The problem. Repeat nothing but the lines below running from the one containing "Answer: $3 i" to the one containing "Answer: 6338120/4134113 ≈ 1.5331". Keep both end lines.

Data shown.
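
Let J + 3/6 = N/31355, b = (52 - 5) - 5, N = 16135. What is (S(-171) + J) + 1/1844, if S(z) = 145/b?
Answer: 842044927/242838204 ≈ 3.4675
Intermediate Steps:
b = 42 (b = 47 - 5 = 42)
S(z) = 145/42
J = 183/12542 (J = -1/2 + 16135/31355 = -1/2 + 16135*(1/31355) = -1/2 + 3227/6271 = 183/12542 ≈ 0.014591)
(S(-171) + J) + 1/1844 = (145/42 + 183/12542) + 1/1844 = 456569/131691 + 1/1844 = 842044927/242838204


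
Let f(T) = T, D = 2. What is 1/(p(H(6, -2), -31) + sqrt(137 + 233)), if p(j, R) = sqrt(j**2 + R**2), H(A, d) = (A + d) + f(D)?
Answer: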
* * *
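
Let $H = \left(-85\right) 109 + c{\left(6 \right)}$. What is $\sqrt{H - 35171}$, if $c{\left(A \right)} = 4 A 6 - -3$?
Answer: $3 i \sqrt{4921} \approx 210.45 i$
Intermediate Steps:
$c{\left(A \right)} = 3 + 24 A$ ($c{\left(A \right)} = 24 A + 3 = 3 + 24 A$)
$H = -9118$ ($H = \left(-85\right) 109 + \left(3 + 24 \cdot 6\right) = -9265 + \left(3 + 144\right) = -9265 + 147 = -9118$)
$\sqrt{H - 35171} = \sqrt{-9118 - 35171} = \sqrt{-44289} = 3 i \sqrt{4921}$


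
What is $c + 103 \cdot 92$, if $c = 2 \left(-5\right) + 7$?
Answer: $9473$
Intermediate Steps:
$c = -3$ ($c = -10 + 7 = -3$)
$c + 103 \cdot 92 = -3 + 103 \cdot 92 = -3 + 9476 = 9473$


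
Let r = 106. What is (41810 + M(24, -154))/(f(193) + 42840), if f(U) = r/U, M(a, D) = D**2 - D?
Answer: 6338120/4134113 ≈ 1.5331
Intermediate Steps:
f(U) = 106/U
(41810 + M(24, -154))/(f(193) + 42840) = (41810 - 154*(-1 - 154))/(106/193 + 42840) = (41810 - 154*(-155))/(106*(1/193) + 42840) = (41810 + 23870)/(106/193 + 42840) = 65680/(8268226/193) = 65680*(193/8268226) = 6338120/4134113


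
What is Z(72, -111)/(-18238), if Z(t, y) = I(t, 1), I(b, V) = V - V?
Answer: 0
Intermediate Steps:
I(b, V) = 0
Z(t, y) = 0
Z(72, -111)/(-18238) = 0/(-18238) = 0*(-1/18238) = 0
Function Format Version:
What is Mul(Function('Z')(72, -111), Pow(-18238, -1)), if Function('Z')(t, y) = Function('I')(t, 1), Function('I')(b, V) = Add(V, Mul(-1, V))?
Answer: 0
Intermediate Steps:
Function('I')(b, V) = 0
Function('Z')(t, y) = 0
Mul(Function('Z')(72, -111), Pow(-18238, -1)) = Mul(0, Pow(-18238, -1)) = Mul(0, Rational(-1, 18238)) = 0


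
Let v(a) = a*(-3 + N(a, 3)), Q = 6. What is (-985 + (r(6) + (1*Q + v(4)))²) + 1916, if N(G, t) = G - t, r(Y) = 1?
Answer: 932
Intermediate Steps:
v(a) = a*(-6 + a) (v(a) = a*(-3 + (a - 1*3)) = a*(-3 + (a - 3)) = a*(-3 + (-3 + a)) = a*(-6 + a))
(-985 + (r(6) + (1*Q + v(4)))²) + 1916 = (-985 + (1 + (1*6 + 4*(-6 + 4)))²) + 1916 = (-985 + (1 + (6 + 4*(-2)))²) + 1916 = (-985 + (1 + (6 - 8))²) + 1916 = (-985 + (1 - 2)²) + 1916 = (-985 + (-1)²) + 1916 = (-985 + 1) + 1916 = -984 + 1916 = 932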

Answer to this task.
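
Answer: $3 i \sqrt{4921} \approx 210.45 i$
Intermediate Steps:
$c{\left(A \right)} = 3 + 24 A$ ($c{\left(A \right)} = 24 A + 3 = 3 + 24 A$)
$H = -9118$ ($H = \left(-85\right) 109 + \left(3 + 24 \cdot 6\right) = -9265 + \left(3 + 144\right) = -9265 + 147 = -9118$)
$\sqrt{H - 35171} = \sqrt{-9118 - 35171} = \sqrt{-44289} = 3 i \sqrt{4921}$


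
What is $c + 103 \cdot 92$, if $c = 2 \left(-5\right) + 7$?
Answer: $9473$
Intermediate Steps:
$c = -3$ ($c = -10 + 7 = -3$)
$c + 103 \cdot 92 = -3 + 103 \cdot 92 = -3 + 9476 = 9473$


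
Let r = 106. What is (41810 + M(24, -154))/(f(193) + 42840), if f(U) = r/U, M(a, D) = D**2 - D?
Answer: 6338120/4134113 ≈ 1.5331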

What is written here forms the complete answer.